=== Action item ===
Every entry must be duplicated precisely as written.
# # # #
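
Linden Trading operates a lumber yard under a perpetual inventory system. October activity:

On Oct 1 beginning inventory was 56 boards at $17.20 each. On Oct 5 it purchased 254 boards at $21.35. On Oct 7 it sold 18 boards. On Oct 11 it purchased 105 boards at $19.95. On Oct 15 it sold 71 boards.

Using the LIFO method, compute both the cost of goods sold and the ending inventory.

COGS = $1,800.75; ending inventory = $6,680.10

Oct 7, 18 sold [LIFO — newest first]: 18 @ $21.35 = $384.30
Oct 15, 71 sold [LIFO — newest first]: 71 @ $19.95 = $1,416.45
Total COGS = $384.30 + $1,416.45 = $1,800.75
Ending inventory: 56 @ $17.20 + 236 @ $21.35 + 34 @ $19.95 = $6,680.10
Check: goods available $8,480.85 = COGS $1,800.75 + ending $6,680.10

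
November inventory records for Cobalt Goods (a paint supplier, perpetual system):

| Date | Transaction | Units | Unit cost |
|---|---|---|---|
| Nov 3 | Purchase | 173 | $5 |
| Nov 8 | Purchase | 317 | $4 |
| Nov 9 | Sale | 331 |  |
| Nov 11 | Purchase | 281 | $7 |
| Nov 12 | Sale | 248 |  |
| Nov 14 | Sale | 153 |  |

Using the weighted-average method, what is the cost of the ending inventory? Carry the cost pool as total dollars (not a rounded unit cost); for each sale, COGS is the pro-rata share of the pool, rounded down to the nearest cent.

Ending inventory = $235.70

After Nov 3: 173 on hand, pool $865.00 (≈ $5.0000 each)
After Nov 8: 490 on hand, pool $2,133.00 (≈ $4.3531 each)
Nov 9, sell 331: 331/490 × $2,133.00 → $1,440.86
After Nov 11: 440 on hand, pool $2,659.14 (≈ $6.0435 each)
Nov 12, sell 248: 248/440 × $2,659.14 → $1,498.78
Nov 14, sell 153: 153/192 × $1,160.36 → $924.66
Total COGS = $1,440.86 + $1,498.78 + $924.66 = $3,864.30
Ending inventory (cost pool remaining) = $235.70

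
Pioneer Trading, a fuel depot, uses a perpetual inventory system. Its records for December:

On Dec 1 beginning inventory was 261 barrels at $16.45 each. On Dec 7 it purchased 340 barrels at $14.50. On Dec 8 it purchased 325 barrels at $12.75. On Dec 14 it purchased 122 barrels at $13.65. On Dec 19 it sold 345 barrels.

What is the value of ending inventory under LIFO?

Dec 19, 345 sold [LIFO — newest first]: 122 @ $13.65 + 223 @ $12.75 = $4,508.55
Ending inventory: 261 @ $16.45 + 340 @ $14.50 + 102 @ $12.75 = $10,523.95

Ending inventory = $10,523.95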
# # # #
=== Output of the task ===
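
Linden Trading operates a lumber yard under a perpetual inventory system. October activity:

On Oct 1 beginning inventory was 56 boards at $17.20 each. On Oct 5 it purchased 254 boards at $21.35. On Oct 7 it sold 18 boards. On Oct 11 it purchased 105 boards at $19.95. On Oct 15 it sold 71 boards.

Using the LIFO method, compute both the cost of goods sold and the ending inventory.

COGS = $1,800.75; ending inventory = $6,680.10

Oct 7, 18 sold [LIFO — newest first]: 18 @ $21.35 = $384.30
Oct 15, 71 sold [LIFO — newest first]: 71 @ $19.95 = $1,416.45
Total COGS = $384.30 + $1,416.45 = $1,800.75
Ending inventory: 56 @ $17.20 + 236 @ $21.35 + 34 @ $19.95 = $6,680.10
Check: goods available $8,480.85 = COGS $1,800.75 + ending $6,680.10

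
November inventory records for Cobalt Goods (a paint supplier, perpetual system):

| Date | Transaction | Units | Unit cost |
|---|---|---|---|
| Nov 3 | Purchase | 173 | $5 |
| Nov 8 | Purchase | 317 | $4 |
| Nov 9 | Sale | 331 |  |
| Nov 11 | Purchase | 281 | $7 |
| Nov 12 | Sale | 248 |  |
| Nov 14 | Sale | 153 |  |

Using the weighted-average method, what is the cost of the ending inventory? Carry the cost pool as total dollars (not a rounded unit cost); for each sale, COGS is the pro-rata share of the pool, rounded down to the nearest cent.

Ending inventory = $235.70

After Nov 3: 173 on hand, pool $865.00 (≈ $5.0000 each)
After Nov 8: 490 on hand, pool $2,133.00 (≈ $4.3531 each)
Nov 9, sell 331: 331/490 × $2,133.00 → $1,440.86
After Nov 11: 440 on hand, pool $2,659.14 (≈ $6.0435 each)
Nov 12, sell 248: 248/440 × $2,659.14 → $1,498.78
Nov 14, sell 153: 153/192 × $1,160.36 → $924.66
Total COGS = $1,440.86 + $1,498.78 + $924.66 = $3,864.30
Ending inventory (cost pool remaining) = $235.70

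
Pioneer Trading, a fuel depot, uses a perpetual inventory system. Its records for December:

On Dec 1 beginning inventory was 261 barrels at $16.45 each. On Dec 7 it purchased 340 barrels at $14.50. On Dec 8 it purchased 325 barrels at $12.75. On Dec 14 it purchased 122 barrels at $13.65. On Dec 19 it sold 345 barrels.

What is the value of ending inventory under LIFO?

Dec 19, 345 sold [LIFO — newest first]: 122 @ $13.65 + 223 @ $12.75 = $4,508.55
Ending inventory: 261 @ $16.45 + 340 @ $14.50 + 102 @ $12.75 = $10,523.95

Ending inventory = $10,523.95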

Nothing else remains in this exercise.